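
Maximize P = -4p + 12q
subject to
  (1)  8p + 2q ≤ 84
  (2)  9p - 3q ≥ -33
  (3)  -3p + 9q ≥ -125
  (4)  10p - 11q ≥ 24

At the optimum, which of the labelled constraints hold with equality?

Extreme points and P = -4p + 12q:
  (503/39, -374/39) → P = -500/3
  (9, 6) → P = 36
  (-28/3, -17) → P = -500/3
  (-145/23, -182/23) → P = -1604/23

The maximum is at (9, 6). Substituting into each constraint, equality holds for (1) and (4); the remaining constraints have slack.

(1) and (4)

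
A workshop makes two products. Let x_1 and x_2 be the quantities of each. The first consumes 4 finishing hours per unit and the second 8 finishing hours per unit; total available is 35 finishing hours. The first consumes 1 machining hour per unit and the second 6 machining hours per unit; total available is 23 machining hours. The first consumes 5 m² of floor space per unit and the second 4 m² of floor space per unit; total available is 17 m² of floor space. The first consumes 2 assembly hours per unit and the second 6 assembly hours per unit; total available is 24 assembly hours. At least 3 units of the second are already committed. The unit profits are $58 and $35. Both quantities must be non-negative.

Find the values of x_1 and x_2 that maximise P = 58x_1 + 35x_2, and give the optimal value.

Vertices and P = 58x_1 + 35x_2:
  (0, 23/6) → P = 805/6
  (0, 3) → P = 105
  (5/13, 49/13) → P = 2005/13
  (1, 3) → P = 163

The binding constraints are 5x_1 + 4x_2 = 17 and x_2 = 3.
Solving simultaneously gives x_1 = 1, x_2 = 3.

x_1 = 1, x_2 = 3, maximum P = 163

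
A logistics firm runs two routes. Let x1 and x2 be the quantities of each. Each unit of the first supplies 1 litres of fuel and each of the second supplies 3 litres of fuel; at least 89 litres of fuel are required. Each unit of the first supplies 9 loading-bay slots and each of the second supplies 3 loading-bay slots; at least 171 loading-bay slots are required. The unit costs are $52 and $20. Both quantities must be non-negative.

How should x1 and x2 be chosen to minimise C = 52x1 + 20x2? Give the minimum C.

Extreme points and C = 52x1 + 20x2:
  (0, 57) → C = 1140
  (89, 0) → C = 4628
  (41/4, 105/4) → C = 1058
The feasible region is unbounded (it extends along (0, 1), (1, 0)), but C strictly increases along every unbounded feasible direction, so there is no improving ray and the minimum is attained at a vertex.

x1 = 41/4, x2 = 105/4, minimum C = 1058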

_Problem to work on_
The data must be output in full, exactly as given.

_Task output_
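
Maximize P = -4p + 12q
subject to
  (1)  8p + 2q ≤ 84
  (2)  9p - 3q ≥ -33
  (3)  -3p + 9q ≥ -125
  (4)  10p - 11q ≥ 24

At the optimum, which of the labelled constraints hold with equality?

Extreme points and P = -4p + 12q:
  (503/39, -374/39) → P = -500/3
  (9, 6) → P = 36
  (-28/3, -17) → P = -500/3
  (-145/23, -182/23) → P = -1604/23

The maximum is at (9, 6). Substituting into each constraint, equality holds for (1) and (4); the remaining constraints have slack.

(1) and (4)

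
A workshop makes two products. Let x_1 and x_2 be the quantities of each. The first consumes 4 finishing hours per unit and the second 8 finishing hours per unit; total available is 35 finishing hours. The first consumes 1 machining hour per unit and the second 6 machining hours per unit; total available is 23 machining hours. The first consumes 5 m² of floor space per unit and the second 4 m² of floor space per unit; total available is 17 m² of floor space. The first consumes 2 assembly hours per unit and the second 6 assembly hours per unit; total available is 24 assembly hours. At least 3 units of the second are already committed. The unit profits are $58 and $35. Both quantities must be non-negative.

Find the values of x_1 and x_2 that maximise P = 58x_1 + 35x_2, and give the optimal value.

Vertices and P = 58x_1 + 35x_2:
  (0, 23/6) → P = 805/6
  (0, 3) → P = 105
  (5/13, 49/13) → P = 2005/13
  (1, 3) → P = 163

The binding constraints are 5x_1 + 4x_2 = 17 and x_2 = 3.
Solving simultaneously gives x_1 = 1, x_2 = 3.

x_1 = 1, x_2 = 3, maximum P = 163

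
A logistics firm runs two routes. Let x1 and x2 be the quantities of each. Each unit of the first supplies 1 litres of fuel and each of the second supplies 3 litres of fuel; at least 89 litres of fuel are required. Each unit of the first supplies 9 loading-bay slots and each of the second supplies 3 loading-bay slots; at least 171 loading-bay slots are required. The unit costs are $52 and $20. Both quantities must be non-negative.

How should x1 and x2 be chosen to minimise C = 52x1 + 20x2? Give the minimum C.

Extreme points and C = 52x1 + 20x2:
  (0, 57) → C = 1140
  (89, 0) → C = 4628
  (41/4, 105/4) → C = 1058
The feasible region is unbounded (it extends along (0, 1), (1, 0)), but C strictly increases along every unbounded feasible direction, so there is no improving ray and the minimum is attained at a vertex.

x1 = 41/4, x2 = 105/4, minimum C = 1058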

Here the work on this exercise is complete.